**ASSIGNED TASK:**
Look through the records below for the line with "φ4(H): φ4[0]=3 φ4[1]=8 φ4[2]=6 φ4[3]=1". Return that line and each one after it up to and including the line with "All messages start", exactly.

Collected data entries
# # # #

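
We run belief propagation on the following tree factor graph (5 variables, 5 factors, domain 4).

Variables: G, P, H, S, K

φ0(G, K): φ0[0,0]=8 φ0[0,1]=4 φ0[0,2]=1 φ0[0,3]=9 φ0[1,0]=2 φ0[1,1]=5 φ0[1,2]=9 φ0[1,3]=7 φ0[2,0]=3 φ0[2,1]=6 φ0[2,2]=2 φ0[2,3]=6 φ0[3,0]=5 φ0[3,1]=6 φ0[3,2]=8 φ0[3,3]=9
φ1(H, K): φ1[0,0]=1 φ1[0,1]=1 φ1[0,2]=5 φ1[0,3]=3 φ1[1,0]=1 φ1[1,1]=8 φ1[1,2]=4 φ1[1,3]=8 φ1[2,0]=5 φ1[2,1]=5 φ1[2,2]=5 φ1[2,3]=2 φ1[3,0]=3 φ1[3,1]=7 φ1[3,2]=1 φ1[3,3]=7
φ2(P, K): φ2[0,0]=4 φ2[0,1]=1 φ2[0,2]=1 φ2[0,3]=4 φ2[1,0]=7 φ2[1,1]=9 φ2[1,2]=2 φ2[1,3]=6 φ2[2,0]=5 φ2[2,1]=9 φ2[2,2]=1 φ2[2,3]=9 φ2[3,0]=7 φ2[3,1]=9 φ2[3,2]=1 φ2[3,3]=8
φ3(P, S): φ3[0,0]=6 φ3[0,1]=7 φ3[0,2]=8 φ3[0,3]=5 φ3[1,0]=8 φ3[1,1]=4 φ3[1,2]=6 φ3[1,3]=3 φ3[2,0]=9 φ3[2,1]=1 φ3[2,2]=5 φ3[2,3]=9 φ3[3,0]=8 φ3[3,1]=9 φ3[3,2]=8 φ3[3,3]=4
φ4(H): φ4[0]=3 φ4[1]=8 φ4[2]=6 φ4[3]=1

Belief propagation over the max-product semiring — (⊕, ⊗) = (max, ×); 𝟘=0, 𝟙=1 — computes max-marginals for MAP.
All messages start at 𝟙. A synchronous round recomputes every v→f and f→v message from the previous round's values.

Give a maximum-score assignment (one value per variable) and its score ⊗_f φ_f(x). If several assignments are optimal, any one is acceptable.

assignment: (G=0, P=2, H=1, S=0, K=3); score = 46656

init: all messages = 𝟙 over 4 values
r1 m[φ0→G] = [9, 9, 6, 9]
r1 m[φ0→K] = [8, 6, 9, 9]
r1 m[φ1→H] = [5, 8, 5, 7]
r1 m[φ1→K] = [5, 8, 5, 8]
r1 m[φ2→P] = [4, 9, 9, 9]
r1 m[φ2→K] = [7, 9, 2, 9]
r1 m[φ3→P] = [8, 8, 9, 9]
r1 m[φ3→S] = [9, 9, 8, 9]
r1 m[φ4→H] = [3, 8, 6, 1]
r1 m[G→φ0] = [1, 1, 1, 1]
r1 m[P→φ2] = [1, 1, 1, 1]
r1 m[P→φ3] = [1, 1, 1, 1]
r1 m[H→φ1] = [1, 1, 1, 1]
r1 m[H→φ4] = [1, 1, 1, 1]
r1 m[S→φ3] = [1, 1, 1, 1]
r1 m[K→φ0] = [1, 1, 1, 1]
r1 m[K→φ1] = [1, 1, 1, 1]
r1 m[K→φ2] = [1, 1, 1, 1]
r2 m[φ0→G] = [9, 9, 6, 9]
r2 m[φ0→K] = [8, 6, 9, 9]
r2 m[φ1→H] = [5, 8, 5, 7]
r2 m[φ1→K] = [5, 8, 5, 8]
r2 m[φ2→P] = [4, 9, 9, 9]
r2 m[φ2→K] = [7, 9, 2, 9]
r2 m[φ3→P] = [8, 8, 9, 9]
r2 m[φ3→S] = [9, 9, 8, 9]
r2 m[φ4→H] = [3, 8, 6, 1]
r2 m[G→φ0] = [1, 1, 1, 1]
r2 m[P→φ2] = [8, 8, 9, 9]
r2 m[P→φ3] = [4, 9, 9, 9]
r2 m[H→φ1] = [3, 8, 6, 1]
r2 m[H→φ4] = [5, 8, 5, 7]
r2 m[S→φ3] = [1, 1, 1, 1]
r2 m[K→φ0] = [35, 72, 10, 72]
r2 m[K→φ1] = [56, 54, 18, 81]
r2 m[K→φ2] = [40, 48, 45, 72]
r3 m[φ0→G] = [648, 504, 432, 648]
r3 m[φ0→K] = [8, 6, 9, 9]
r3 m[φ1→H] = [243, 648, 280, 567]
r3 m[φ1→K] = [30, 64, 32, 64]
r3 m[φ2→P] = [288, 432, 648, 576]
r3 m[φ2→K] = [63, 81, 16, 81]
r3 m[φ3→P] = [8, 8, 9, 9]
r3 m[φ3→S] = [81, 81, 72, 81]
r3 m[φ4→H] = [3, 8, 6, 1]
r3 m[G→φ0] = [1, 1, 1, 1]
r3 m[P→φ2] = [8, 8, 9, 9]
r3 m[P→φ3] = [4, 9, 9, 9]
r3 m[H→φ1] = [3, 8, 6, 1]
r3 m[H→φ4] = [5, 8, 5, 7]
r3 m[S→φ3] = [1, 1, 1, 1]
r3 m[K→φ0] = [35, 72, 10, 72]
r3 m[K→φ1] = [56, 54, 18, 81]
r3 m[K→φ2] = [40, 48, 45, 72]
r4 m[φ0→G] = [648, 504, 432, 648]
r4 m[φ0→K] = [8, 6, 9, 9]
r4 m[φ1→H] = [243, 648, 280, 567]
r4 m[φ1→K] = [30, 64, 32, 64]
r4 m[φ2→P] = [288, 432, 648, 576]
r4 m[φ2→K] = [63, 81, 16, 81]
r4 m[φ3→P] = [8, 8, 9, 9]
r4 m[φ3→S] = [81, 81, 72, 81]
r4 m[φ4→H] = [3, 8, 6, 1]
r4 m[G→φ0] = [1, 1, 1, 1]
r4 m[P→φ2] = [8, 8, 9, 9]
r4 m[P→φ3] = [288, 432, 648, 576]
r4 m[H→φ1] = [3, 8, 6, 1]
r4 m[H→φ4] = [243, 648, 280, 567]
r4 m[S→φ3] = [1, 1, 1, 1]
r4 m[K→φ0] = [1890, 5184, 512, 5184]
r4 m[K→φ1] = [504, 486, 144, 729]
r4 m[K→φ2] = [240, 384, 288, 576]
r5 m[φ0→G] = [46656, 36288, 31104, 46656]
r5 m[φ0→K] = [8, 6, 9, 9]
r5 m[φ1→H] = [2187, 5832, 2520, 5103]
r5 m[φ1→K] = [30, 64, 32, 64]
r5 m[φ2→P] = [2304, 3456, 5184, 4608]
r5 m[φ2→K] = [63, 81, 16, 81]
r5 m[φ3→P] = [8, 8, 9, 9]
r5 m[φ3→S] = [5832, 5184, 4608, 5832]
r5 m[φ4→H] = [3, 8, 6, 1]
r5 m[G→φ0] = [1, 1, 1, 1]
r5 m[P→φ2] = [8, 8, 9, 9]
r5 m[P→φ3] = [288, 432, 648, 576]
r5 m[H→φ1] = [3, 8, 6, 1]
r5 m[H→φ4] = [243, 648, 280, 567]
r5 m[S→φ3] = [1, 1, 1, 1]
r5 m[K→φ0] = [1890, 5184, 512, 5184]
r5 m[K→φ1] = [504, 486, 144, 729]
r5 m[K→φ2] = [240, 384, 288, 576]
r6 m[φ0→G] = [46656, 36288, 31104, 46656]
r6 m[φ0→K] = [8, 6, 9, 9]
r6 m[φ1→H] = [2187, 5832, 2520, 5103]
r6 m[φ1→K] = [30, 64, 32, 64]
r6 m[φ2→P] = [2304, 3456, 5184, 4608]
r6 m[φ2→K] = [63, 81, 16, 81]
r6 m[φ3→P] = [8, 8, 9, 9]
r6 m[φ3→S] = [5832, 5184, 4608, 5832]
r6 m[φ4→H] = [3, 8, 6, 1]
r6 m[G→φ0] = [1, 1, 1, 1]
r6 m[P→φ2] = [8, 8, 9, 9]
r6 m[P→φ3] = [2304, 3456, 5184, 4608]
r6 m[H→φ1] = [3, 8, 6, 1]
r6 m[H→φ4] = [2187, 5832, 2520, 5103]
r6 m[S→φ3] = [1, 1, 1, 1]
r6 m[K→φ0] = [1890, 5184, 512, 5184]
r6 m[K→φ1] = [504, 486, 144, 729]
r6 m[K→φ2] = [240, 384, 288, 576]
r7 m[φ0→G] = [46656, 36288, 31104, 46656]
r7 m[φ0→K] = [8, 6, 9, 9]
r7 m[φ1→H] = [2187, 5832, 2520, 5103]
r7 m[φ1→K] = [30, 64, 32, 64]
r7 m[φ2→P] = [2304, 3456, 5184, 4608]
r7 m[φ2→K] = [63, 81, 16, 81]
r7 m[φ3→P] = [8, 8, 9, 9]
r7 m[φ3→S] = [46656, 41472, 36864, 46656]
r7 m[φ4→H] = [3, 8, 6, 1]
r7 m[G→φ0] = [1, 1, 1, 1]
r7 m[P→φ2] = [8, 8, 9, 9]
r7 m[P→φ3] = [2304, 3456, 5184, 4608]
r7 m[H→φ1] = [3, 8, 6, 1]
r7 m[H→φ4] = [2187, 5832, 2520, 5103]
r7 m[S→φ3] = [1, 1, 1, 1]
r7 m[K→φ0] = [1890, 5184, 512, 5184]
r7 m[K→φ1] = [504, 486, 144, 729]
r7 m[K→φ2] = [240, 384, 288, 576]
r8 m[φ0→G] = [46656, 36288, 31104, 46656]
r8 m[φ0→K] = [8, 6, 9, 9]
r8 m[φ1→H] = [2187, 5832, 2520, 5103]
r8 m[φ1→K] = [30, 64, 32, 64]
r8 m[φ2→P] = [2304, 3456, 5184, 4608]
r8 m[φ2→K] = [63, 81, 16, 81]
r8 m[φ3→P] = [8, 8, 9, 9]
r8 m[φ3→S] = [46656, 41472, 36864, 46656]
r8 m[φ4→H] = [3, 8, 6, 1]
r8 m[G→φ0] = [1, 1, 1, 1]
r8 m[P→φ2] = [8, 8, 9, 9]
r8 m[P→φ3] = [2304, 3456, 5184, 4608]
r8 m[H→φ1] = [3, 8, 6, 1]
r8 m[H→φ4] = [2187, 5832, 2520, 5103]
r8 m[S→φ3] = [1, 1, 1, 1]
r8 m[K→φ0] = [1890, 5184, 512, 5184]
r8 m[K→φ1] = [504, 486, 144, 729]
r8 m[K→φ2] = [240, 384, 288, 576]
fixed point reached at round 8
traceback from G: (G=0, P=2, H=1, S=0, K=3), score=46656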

# # # #

**RESPONSE AREA:**
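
φ4(H): φ4[0]=3 φ4[1]=8 φ4[2]=6 φ4[3]=1

Belief propagation over the max-product semiring — (⊕, ⊗) = (max, ×); 𝟘=0, 𝟙=1 — computes max-marginals for MAP.
All messages start at 𝟙. A synchronous round recomputes every v→f and f→v message from the previous round's values.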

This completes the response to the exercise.